#### [Task prompt]
All of the records must be restated exactly, with every line complete.

#### [Supplied data]
/---

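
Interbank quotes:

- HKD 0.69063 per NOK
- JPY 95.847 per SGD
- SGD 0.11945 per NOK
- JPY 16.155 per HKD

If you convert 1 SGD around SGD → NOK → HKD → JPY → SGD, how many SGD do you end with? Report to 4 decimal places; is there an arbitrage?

0.9745 (arbitrage exists)

Around SGD → NOK → HKD → JPY → SGD: 1 ÷ 0.11945 × 0.69063 × 16.155 ÷ 95.847 = 0.974513
Product < 1; profitable direction is SGD → JPY → HKD → NOK → SGD.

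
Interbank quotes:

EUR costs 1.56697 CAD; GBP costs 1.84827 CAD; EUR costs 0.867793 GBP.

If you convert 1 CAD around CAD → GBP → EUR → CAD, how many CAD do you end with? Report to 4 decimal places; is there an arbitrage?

0.9770 (arbitrage exists)

Around CAD → GBP → EUR → CAD: 1 ÷ 1.84827 ÷ 0.867793 × 1.56697 = 0.976965
Product < 1; profitable direction is CAD → EUR → GBP → CAD.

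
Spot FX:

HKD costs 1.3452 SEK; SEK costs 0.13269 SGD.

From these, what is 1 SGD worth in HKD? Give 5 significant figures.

1 SGD ÷ 0.13269 = 7.53636 SEK
7.53636 SEK ÷ 1.3452 = 5.60241 HKD

SGD/HKD = 5.6024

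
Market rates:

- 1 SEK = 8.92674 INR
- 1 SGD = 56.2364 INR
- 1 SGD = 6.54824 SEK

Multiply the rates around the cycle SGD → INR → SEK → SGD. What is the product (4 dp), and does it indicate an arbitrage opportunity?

Around SGD → INR → SEK → SGD: 1 × 56.2364 ÷ 8.92674 ÷ 6.54824 = 0.962055
Product < 1; profitable direction is SGD → SEK → INR → SGD.

0.9621 (arbitrage exists)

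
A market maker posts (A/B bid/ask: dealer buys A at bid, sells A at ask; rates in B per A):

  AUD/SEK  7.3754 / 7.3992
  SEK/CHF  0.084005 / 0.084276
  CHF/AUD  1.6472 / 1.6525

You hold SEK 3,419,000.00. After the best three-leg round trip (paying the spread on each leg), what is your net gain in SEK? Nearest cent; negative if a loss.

Net profit: SEK 70,282.64

Best loop SEK → CHF → AUD → SEK:
SEK 3,419,000.00 × 0.084005 (sell SEK at bid) = CHF 287,213.09
CHF 287,213.09 × 1.6472 (sell CHF at bid) = AUD 473,097.41
AUD 473,097.41 × 7.3754 (sell AUD at bid) = SEK 3,489,282.64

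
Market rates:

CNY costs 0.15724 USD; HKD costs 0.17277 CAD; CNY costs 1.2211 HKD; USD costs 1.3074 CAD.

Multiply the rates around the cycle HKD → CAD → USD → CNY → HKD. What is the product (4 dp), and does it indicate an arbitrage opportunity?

1.0262 (arbitrage exists)

Around HKD → CAD → USD → CNY → HKD: 1 × 0.17277 ÷ 1.3074 ÷ 0.15724 × 1.2211 = 1.026238
Product > 1; profitable direction is HKD → CAD → USD → CNY → HKD.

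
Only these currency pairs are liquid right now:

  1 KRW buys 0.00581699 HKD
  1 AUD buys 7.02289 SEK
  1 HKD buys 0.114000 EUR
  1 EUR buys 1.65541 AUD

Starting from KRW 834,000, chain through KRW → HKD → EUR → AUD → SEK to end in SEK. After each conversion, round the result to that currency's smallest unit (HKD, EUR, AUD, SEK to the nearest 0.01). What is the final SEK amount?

SEK 6,429.74

KRW 834,000 × 0.00581699 = HKD 4,851.37
HKD 4,851.37 × 0.114000 = EUR 553.06
EUR 553.06 × 1.65541 = AUD 915.54
AUD 915.54 × 7.02289 = SEK 6,429.74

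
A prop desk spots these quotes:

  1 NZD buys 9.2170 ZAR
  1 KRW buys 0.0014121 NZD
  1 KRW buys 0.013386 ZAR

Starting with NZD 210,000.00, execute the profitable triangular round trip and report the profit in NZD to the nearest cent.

Profitable loop is NZD → KRW → ZAR → NZD:
NZD 210,000.00 ÷ 0.0014121 = KRW 148,714,680
KRW 148,714,680 × 0.013386 = ZAR 1,990,694.71
ZAR 1,990,694.71 ÷ 9.2170 = NZD 215,980.76
Profit = NZD 215,980.76 − NZD 210,000.00

Profit: NZD 5,980.76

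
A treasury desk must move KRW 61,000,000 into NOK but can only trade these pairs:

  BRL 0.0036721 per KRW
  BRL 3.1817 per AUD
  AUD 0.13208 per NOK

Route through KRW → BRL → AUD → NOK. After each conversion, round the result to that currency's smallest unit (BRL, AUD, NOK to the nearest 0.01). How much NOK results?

NOK 533,025.59

KRW 61,000,000 × 0.0036721 = BRL 223,998.10
BRL 223,998.10 ÷ 3.1817 = AUD 70,402.02
AUD 70,402.02 ÷ 0.13208 = NOK 533,025.59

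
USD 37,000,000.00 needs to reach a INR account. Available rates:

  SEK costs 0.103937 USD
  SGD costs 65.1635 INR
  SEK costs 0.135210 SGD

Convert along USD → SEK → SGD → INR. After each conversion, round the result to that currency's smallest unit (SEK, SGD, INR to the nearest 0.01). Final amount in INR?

INR 3,136,496,174.55

USD 37,000,000.00 ÷ 0.103937 = SEK 355,984,875.45
SEK 355,984,875.45 × 0.135210 = SGD 48,132,715.01
SGD 48,132,715.01 × 65.1635 = INR 3,136,496,174.55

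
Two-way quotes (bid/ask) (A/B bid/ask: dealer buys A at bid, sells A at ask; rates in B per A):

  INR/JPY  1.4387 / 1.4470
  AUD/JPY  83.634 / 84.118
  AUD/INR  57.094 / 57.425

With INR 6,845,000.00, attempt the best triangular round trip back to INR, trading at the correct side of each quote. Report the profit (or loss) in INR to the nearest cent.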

\---

#### [Result of the task]
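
Interbank quotes:

- HKD 0.69063 per NOK
- JPY 95.847 per SGD
- SGD 0.11945 per NOK
- JPY 16.155 per HKD

If you convert 1 SGD around SGD → NOK → HKD → JPY → SGD, how many SGD do you end with? Report to 4 decimal places; is there an arbitrage?

0.9745 (arbitrage exists)

Around SGD → NOK → HKD → JPY → SGD: 1 ÷ 0.11945 × 0.69063 × 16.155 ÷ 95.847 = 0.974513
Product < 1; profitable direction is SGD → JPY → HKD → NOK → SGD.

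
Interbank quotes:

EUR costs 1.56697 CAD; GBP costs 1.84827 CAD; EUR costs 0.867793 GBP.

If you convert 1 CAD around CAD → GBP → EUR → CAD, how many CAD do you end with? Report to 4 decimal places; is there an arbitrage?

0.9770 (arbitrage exists)

Around CAD → GBP → EUR → CAD: 1 ÷ 1.84827 ÷ 0.867793 × 1.56697 = 0.976965
Product < 1; profitable direction is CAD → EUR → GBP → CAD.

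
Spot FX:

HKD costs 1.3452 SEK; SEK costs 0.13269 SGD.

From these, what is 1 SGD worth in HKD? Give 5 significant figures.

1 SGD ÷ 0.13269 = 7.53636 SEK
7.53636 SEK ÷ 1.3452 = 5.60241 HKD

SGD/HKD = 5.6024

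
Market rates:

- 1 SEK = 8.92674 INR
- 1 SGD = 56.2364 INR
- 1 SGD = 6.54824 SEK

Multiply the rates around the cycle SGD → INR → SEK → SGD. What is the product (4 dp), and does it indicate an arbitrage opportunity?

Around SGD → INR → SEK → SGD: 1 × 56.2364 ÷ 8.92674 ÷ 6.54824 = 0.962055
Product < 1; profitable direction is SGD → SEK → INR → SGD.

0.9621 (arbitrage exists)

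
A market maker posts (A/B bid/ask: dealer buys A at bid, sells A at ask; rates in B per A):

  AUD/SEK  7.3754 / 7.3992
  SEK/CHF  0.084005 / 0.084276
  CHF/AUD  1.6472 / 1.6525

You hold SEK 3,419,000.00. After the best three-leg round trip (paying the spread on each leg), what is your net gain in SEK? Nearest cent; negative if a loss.

Net profit: SEK 70,282.64

Best loop SEK → CHF → AUD → SEK:
SEK 3,419,000.00 × 0.084005 (sell SEK at bid) = CHF 287,213.09
CHF 287,213.09 × 1.6472 (sell CHF at bid) = AUD 473,097.41
AUD 473,097.41 × 7.3754 (sell AUD at bid) = SEK 3,489,282.64

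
Market rates:

CNY costs 0.15724 USD; HKD costs 0.17277 CAD; CNY costs 1.2211 HKD; USD costs 1.3074 CAD.

Multiply the rates around the cycle HKD → CAD → USD → CNY → HKD. What is the product (4 dp), and does it indicate an arbitrage opportunity?

1.0262 (arbitrage exists)

Around HKD → CAD → USD → CNY → HKD: 1 × 0.17277 ÷ 1.3074 ÷ 0.15724 × 1.2211 = 1.026238
Product > 1; profitable direction is HKD → CAD → USD → CNY → HKD.

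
Only these currency pairs are liquid right now:

  1 KRW buys 0.00581699 HKD
  1 AUD buys 7.02289 SEK
  1 HKD buys 0.114000 EUR
  1 EUR buys 1.65541 AUD

Starting from KRW 834,000, chain through KRW → HKD → EUR → AUD → SEK to end in SEK. After each conversion, round the result to that currency's smallest unit (HKD, EUR, AUD, SEK to the nearest 0.01). What is the final SEK amount?

SEK 6,429.74

KRW 834,000 × 0.00581699 = HKD 4,851.37
HKD 4,851.37 × 0.114000 = EUR 553.06
EUR 553.06 × 1.65541 = AUD 915.54
AUD 915.54 × 7.02289 = SEK 6,429.74

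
A prop desk spots these quotes:

  1 NZD buys 9.2170 ZAR
  1 KRW buys 0.0014121 NZD
  1 KRW buys 0.013386 ZAR

Starting with NZD 210,000.00, execute the profitable triangular round trip and report the profit in NZD to the nearest cent.

Profitable loop is NZD → KRW → ZAR → NZD:
NZD 210,000.00 ÷ 0.0014121 = KRW 148,714,680
KRW 148,714,680 × 0.013386 = ZAR 1,990,694.71
ZAR 1,990,694.71 ÷ 9.2170 = NZD 215,980.76
Profit = NZD 215,980.76 − NZD 210,000.00

Profit: NZD 5,980.76

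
A treasury desk must move KRW 61,000,000 into NOK but can only trade these pairs:

  BRL 0.0036721 per KRW
  BRL 3.1817 per AUD
  AUD 0.13208 per NOK

Route through KRW → BRL → AUD → NOK. After each conversion, round the result to that currency's smallest unit (BRL, AUD, NOK to the nearest 0.01). How much NOK results?

NOK 533,025.59

KRW 61,000,000 × 0.0036721 = BRL 223,998.10
BRL 223,998.10 ÷ 3.1817 = AUD 70,402.02
AUD 70,402.02 ÷ 0.13208 = NOK 533,025.59

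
USD 37,000,000.00 needs to reach a INR account. Available rates:

  SEK costs 0.103937 USD
  SGD costs 65.1635 INR
  SEK costs 0.135210 SGD

Convert along USD → SEK → SGD → INR. After each conversion, round the result to that currency's smallest unit (SEK, SGD, INR to the nearest 0.01). Final amount in INR?

INR 3,136,496,174.55

USD 37,000,000.00 ÷ 0.103937 = SEK 355,984,875.45
SEK 355,984,875.45 × 0.135210 = SGD 48,132,715.01
SGD 48,132,715.01 × 65.1635 = INR 3,136,496,174.55

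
Two-way quotes (bid/ask) (A/B bid/ask: dealer buys A at bid, sells A at ask; rates in B per A):

  INR/JPY  1.4387 / 1.4470
  AUD/JPY  83.634 / 84.118
  AUD/INR  57.094 / 57.425

With INR 6,845,000.00, attempt the best triangular round trip back to INR, trading at the correct side of each quote. Report the profit (or loss) in INR to the nearest cent.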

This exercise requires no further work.